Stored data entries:
..............................

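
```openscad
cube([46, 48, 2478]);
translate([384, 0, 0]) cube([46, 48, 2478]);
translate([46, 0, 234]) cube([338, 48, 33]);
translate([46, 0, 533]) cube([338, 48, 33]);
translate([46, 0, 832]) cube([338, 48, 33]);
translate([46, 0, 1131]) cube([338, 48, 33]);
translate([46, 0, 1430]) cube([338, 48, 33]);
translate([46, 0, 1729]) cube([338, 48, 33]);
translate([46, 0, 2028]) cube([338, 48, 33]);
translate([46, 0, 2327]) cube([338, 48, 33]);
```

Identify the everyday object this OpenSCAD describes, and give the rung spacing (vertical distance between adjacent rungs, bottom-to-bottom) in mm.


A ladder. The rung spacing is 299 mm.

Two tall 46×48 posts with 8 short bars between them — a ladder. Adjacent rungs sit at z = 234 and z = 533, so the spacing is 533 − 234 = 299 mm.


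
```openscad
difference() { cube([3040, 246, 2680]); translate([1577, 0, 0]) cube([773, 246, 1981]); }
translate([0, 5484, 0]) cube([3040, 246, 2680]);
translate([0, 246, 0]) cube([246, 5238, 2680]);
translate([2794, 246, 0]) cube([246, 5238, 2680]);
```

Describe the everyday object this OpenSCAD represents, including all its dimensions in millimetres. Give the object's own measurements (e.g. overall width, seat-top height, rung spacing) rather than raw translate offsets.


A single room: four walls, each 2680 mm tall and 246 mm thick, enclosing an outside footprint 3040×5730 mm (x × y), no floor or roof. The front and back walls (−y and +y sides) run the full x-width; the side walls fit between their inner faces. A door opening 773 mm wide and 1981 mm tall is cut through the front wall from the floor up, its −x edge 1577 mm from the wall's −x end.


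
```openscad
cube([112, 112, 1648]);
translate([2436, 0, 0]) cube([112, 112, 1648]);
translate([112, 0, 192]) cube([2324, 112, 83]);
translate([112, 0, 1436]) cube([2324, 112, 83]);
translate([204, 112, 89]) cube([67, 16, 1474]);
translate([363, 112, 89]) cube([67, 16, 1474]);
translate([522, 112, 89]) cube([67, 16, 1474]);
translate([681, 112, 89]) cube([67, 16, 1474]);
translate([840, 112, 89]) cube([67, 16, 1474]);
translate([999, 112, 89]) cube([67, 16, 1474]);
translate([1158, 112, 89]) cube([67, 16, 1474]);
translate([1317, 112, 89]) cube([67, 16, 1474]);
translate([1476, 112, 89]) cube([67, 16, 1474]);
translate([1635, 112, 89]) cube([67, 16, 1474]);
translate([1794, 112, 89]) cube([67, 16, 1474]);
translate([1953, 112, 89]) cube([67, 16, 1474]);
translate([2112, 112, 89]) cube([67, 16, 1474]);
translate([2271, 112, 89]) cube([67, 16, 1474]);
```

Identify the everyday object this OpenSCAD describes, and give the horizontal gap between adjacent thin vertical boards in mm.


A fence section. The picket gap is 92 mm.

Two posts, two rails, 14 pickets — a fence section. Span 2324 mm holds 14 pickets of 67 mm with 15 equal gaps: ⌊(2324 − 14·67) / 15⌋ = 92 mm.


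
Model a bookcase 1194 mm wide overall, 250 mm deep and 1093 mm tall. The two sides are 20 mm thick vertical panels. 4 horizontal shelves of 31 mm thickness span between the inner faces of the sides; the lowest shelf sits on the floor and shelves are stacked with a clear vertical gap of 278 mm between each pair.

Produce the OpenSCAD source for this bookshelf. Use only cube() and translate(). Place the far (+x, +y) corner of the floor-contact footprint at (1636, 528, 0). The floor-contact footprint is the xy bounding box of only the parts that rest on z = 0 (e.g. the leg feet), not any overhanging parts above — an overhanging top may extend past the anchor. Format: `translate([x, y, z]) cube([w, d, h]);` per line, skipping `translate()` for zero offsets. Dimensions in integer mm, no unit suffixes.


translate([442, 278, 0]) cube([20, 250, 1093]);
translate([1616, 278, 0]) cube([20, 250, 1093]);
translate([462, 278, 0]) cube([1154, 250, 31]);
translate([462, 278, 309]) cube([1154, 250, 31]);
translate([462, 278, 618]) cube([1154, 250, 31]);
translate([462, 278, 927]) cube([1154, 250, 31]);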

..............................

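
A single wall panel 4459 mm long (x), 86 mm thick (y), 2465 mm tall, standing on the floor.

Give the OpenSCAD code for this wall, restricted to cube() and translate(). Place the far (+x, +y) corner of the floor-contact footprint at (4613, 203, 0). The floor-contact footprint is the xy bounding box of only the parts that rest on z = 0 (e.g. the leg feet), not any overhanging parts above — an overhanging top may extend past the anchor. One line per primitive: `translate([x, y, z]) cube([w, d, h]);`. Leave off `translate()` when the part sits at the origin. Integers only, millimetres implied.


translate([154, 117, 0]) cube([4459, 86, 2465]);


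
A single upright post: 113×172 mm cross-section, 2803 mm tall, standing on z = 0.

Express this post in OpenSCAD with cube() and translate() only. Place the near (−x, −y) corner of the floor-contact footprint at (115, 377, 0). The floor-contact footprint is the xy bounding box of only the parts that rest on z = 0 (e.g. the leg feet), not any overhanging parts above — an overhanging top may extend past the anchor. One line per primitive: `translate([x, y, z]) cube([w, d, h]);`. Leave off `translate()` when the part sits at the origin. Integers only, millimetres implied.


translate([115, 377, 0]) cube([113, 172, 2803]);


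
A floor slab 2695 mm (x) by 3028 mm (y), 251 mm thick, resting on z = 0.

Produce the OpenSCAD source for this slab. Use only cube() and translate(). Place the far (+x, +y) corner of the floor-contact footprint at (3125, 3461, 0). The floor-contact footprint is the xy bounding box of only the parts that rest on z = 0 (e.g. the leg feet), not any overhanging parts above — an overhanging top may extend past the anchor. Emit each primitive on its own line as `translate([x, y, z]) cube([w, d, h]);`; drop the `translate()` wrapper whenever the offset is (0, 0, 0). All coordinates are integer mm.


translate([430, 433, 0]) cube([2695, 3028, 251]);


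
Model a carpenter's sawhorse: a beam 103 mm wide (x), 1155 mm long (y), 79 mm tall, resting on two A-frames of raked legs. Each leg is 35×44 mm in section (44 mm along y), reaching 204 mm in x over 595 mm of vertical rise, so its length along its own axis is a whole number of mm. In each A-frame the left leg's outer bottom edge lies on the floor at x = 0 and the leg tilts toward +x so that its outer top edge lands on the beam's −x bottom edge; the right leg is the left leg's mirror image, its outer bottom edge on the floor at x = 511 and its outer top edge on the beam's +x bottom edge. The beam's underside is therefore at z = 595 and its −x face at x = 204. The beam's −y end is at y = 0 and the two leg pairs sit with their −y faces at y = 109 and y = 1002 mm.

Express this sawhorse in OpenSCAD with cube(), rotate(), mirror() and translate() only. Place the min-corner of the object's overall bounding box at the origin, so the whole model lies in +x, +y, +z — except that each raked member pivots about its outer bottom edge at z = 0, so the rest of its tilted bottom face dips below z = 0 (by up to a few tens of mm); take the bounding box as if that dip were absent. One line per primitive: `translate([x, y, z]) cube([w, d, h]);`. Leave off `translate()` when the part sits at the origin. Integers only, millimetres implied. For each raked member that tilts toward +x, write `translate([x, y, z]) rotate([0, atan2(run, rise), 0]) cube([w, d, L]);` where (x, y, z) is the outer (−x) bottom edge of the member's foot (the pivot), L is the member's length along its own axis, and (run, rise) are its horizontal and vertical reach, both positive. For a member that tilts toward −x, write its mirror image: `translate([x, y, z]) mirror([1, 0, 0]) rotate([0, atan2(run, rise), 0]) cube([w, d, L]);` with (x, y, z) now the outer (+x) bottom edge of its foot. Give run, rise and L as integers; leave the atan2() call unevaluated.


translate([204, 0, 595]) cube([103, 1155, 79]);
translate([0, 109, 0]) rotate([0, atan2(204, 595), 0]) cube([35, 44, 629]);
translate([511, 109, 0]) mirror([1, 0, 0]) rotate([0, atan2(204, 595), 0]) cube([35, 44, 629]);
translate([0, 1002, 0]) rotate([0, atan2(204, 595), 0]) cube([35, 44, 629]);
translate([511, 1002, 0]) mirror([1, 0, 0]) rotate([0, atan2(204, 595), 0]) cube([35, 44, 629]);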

..............................

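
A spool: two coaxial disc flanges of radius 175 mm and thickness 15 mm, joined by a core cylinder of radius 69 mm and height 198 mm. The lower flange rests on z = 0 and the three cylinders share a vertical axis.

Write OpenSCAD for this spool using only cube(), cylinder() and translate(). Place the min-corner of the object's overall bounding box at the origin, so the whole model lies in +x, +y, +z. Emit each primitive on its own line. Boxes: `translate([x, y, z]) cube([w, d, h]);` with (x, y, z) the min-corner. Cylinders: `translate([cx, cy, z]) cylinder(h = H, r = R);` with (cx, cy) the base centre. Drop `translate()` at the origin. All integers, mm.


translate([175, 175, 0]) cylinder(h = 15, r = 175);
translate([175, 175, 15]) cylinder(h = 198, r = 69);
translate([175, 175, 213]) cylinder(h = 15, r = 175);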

..............................

EXERCISE DIRECTIONS:
Every line above that includes the string "thickness" needs to be copied.

WORKED SOLUTION:
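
Model a bookcase 1194 mm wide overall, 250 mm deep and 1093 mm tall. The two sides are 20 mm thick vertical panels. 4 horizontal shelves of 31 mm thickness span between the inner faces of the sides; the lowest shelf sits on the floor and shelves are stacked with a clear vertical gap of 278 mm between each pair.
A spool: two coaxial disc flanges of radius 175 mm and thickness 15 mm, joined by a core cylinder of radius 69 mm and height 198 mm. The lower flange rests on z = 0 and the three cylinders share a vertical axis.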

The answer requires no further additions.